>>>>
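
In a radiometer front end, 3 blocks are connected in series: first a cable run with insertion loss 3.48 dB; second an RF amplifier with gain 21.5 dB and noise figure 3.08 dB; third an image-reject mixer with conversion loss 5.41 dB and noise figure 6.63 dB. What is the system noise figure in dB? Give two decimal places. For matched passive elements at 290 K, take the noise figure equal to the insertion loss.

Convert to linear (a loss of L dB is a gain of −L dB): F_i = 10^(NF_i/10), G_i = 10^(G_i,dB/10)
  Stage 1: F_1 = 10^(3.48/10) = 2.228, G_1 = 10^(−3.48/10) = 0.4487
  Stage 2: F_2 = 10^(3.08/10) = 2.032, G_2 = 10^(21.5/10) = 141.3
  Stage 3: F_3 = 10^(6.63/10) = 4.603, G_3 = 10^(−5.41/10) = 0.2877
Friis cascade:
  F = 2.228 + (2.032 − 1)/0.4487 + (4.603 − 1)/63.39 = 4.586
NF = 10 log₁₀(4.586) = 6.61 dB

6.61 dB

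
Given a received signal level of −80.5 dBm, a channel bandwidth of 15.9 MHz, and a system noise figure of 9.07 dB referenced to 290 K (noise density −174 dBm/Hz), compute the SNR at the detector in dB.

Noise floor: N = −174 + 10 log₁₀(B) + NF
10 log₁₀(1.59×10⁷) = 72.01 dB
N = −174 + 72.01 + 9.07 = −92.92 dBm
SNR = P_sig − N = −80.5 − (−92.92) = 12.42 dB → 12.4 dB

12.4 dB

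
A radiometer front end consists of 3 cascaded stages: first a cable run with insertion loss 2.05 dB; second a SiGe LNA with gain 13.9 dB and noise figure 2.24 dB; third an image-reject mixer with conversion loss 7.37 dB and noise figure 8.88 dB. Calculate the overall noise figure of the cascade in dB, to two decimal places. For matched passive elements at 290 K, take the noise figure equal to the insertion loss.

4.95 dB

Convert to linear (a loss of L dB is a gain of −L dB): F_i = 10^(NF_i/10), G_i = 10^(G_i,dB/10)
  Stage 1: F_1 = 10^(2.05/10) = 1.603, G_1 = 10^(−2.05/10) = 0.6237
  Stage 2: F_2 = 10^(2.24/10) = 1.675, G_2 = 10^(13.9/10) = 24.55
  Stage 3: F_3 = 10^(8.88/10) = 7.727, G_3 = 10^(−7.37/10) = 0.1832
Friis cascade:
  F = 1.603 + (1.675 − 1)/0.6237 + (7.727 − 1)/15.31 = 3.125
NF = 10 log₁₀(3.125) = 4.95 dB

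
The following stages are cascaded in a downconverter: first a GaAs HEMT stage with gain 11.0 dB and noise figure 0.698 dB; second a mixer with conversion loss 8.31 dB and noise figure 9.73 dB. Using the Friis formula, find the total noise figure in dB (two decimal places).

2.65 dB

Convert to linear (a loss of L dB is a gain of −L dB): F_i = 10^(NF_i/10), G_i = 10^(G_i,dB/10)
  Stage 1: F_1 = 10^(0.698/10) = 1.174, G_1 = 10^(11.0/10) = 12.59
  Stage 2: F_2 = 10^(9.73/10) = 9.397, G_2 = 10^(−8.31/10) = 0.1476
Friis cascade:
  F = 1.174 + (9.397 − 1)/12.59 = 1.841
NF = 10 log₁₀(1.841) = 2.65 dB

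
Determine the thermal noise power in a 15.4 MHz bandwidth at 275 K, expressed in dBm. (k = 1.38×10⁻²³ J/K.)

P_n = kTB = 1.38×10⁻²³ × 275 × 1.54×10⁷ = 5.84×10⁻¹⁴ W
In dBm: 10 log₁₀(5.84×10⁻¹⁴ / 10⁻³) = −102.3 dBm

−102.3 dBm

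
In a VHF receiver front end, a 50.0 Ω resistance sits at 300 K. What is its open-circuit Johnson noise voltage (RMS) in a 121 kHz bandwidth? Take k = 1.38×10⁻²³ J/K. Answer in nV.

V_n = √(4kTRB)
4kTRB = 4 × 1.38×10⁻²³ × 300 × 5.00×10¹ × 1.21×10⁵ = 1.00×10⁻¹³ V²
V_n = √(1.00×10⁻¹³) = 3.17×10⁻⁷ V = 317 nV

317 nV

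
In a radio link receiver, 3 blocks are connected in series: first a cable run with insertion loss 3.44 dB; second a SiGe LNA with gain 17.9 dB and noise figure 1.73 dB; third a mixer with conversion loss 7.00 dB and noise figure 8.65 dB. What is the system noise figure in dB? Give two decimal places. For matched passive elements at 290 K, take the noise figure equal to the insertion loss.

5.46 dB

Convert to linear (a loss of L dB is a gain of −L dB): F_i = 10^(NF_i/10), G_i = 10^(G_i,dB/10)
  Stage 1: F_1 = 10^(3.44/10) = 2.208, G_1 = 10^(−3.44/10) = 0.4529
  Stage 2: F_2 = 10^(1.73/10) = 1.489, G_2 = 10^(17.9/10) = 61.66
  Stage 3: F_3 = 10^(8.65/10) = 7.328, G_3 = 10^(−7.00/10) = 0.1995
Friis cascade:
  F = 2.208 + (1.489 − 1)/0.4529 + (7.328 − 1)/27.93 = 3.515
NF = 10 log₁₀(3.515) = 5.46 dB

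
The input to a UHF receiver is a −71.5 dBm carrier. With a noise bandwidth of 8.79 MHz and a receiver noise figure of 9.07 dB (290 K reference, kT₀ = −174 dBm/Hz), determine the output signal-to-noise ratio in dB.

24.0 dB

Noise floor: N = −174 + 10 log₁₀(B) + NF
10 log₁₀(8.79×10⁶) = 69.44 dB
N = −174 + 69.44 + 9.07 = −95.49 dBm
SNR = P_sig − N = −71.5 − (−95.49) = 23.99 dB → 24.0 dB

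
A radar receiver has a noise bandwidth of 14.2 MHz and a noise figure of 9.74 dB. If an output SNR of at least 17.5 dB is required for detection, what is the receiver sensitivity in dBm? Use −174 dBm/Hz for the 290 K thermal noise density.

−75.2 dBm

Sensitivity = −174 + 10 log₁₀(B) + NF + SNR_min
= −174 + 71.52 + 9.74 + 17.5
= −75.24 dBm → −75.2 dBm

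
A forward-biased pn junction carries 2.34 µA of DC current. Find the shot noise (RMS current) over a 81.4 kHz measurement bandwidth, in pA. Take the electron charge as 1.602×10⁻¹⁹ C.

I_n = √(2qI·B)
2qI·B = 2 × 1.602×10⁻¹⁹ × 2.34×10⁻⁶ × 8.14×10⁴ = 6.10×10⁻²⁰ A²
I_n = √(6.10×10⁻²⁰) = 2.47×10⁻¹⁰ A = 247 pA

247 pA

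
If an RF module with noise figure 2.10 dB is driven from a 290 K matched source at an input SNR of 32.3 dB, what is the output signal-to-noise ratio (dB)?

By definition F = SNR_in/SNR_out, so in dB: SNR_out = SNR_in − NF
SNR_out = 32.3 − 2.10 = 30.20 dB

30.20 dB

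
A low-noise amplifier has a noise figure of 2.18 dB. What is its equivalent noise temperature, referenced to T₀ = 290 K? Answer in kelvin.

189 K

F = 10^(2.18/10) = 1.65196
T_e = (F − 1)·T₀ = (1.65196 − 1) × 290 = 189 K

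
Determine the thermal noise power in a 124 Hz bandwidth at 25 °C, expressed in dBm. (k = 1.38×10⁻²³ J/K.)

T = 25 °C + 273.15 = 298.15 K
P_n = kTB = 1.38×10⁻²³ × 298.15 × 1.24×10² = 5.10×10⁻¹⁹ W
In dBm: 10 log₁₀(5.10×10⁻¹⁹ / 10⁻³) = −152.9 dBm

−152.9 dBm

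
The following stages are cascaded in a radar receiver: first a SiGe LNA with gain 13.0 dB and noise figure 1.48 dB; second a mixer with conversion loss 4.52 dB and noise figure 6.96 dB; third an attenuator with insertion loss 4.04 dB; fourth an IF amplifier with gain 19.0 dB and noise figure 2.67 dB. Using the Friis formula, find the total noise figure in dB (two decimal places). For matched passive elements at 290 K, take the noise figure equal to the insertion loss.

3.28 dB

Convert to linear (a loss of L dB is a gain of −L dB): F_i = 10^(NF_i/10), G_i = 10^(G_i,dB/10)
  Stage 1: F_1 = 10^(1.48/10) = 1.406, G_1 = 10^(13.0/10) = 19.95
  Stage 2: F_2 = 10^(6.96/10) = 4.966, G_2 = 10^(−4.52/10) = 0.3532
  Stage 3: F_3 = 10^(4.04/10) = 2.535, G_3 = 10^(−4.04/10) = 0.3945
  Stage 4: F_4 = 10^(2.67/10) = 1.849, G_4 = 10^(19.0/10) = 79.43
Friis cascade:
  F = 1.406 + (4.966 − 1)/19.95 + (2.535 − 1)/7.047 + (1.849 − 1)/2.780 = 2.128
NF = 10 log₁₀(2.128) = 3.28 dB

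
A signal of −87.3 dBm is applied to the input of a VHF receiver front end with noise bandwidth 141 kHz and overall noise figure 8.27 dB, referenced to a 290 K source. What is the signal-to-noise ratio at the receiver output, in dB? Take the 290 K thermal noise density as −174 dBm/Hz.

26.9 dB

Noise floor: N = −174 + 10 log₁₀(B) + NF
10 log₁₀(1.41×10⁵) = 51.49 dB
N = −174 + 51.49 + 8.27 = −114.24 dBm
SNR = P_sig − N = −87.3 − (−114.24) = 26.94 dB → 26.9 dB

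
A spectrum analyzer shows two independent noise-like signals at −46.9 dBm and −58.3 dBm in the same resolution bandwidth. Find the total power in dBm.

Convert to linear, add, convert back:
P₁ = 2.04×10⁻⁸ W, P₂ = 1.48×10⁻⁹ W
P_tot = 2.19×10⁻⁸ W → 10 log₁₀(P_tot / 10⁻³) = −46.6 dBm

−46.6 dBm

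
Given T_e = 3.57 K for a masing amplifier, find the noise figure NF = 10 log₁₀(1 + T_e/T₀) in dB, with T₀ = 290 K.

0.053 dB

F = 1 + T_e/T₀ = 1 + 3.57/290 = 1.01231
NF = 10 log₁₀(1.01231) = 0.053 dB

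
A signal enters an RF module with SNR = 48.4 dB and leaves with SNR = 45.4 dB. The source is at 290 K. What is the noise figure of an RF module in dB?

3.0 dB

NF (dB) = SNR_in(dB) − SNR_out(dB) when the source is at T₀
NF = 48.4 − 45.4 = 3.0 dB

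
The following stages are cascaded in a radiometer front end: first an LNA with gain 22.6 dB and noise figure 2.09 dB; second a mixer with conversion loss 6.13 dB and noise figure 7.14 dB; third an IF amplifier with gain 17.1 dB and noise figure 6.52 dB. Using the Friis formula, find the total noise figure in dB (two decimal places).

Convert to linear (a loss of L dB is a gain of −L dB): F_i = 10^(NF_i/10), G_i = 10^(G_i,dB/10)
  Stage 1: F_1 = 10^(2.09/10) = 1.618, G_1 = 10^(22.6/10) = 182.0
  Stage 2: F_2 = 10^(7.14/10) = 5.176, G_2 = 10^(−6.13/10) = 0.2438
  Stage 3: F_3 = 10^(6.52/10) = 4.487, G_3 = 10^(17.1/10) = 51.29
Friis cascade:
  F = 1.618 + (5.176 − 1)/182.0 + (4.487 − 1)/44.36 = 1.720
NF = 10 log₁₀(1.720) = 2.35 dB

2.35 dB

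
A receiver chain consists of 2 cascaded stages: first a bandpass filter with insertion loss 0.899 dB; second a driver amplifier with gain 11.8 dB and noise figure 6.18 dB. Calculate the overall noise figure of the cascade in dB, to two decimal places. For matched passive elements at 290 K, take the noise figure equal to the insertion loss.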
<<<<
>>>>
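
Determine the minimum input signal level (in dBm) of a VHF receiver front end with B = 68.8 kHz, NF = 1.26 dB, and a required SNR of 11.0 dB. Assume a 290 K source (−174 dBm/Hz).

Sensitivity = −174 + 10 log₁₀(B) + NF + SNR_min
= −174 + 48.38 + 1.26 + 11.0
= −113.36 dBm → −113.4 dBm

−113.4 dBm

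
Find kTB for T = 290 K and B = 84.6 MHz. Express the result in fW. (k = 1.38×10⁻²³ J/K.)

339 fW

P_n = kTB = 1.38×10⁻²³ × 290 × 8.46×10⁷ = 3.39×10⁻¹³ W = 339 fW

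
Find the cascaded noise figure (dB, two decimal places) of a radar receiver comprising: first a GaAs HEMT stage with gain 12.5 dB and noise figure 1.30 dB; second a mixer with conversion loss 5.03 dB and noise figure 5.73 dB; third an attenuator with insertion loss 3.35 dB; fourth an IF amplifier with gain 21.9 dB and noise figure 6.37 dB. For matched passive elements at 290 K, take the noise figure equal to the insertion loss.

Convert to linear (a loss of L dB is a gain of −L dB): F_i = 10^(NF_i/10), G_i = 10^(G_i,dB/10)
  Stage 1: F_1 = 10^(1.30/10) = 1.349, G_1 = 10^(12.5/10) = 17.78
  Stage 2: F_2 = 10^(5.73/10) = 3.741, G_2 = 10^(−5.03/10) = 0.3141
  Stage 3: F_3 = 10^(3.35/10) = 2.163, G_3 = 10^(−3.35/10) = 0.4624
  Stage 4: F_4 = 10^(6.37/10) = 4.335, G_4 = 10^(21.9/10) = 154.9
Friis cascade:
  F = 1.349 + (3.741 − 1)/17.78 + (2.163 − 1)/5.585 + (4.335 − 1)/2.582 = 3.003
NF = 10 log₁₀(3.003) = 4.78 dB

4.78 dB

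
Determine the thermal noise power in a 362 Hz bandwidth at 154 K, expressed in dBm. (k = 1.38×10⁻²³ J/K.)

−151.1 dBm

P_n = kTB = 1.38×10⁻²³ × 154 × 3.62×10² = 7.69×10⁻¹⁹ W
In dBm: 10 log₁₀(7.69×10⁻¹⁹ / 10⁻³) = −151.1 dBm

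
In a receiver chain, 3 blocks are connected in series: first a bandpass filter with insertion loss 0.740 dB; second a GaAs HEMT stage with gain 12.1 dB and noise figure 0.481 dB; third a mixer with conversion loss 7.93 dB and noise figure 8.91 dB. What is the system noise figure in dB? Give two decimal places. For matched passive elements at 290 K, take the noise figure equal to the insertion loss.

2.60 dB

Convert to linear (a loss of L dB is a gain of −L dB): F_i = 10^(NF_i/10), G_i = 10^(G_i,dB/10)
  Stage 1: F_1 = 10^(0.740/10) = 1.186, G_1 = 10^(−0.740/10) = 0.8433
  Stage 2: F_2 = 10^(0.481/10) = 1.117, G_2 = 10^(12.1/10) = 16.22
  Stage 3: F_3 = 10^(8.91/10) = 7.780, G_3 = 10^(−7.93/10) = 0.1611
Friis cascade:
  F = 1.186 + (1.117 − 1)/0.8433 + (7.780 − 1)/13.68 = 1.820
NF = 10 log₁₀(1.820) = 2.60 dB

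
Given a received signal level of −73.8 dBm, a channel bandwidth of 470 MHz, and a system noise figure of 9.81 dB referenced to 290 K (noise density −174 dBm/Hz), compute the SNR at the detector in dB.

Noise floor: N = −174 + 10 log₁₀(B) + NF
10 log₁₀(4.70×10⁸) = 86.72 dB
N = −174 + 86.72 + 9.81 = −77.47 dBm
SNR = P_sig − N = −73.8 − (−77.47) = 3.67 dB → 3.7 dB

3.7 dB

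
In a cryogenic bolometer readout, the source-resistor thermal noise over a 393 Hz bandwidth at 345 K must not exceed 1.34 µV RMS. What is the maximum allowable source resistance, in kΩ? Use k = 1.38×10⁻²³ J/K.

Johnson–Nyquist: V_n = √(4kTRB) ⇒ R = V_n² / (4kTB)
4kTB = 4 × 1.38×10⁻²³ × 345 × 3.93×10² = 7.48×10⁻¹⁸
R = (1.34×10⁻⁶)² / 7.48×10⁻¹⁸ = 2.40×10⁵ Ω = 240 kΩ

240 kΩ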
<<<<
** WHAT IS EXPECTED **
Restate word for word the entries above from the line with "Given T_e = 3.57" through the line with "A receiver chain consists", inclusive, leaving out everything else.

** ANSWER FOR THIS EXERCISE **
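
Given T_e = 3.57 K for a masing amplifier, find the noise figure NF = 10 log₁₀(1 + T_e/T₀) in dB, with T₀ = 290 K.

0.053 dB

F = 1 + T_e/T₀ = 1 + 3.57/290 = 1.01231
NF = 10 log₁₀(1.01231) = 0.053 dB

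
A signal enters an RF module with SNR = 48.4 dB and leaves with SNR = 45.4 dB. The source is at 290 K. What is the noise figure of an RF module in dB?

3.0 dB

NF (dB) = SNR_in(dB) − SNR_out(dB) when the source is at T₀
NF = 48.4 − 45.4 = 3.0 dB

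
The following stages are cascaded in a radiometer front end: first an LNA with gain 22.6 dB and noise figure 2.09 dB; second a mixer with conversion loss 6.13 dB and noise figure 7.14 dB; third an IF amplifier with gain 17.1 dB and noise figure 6.52 dB. Using the Friis formula, find the total noise figure in dB (two decimal places).

Convert to linear (a loss of L dB is a gain of −L dB): F_i = 10^(NF_i/10), G_i = 10^(G_i,dB/10)
  Stage 1: F_1 = 10^(2.09/10) = 1.618, G_1 = 10^(22.6/10) = 182.0
  Stage 2: F_2 = 10^(7.14/10) = 5.176, G_2 = 10^(−6.13/10) = 0.2438
  Stage 3: F_3 = 10^(6.52/10) = 4.487, G_3 = 10^(17.1/10) = 51.29
Friis cascade:
  F = 1.618 + (5.176 − 1)/182.0 + (4.487 − 1)/44.36 = 1.720
NF = 10 log₁₀(1.720) = 2.35 dB

2.35 dB

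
A receiver chain consists of 2 cascaded stages: first a bandpass filter with insertion loss 0.899 dB; second a driver amplifier with gain 11.8 dB and noise figure 6.18 dB. Calculate the overall noise figure of the cascade in dB, to two decimal places. For matched passive elements at 290 K, take the noise figure equal to the insertion loss.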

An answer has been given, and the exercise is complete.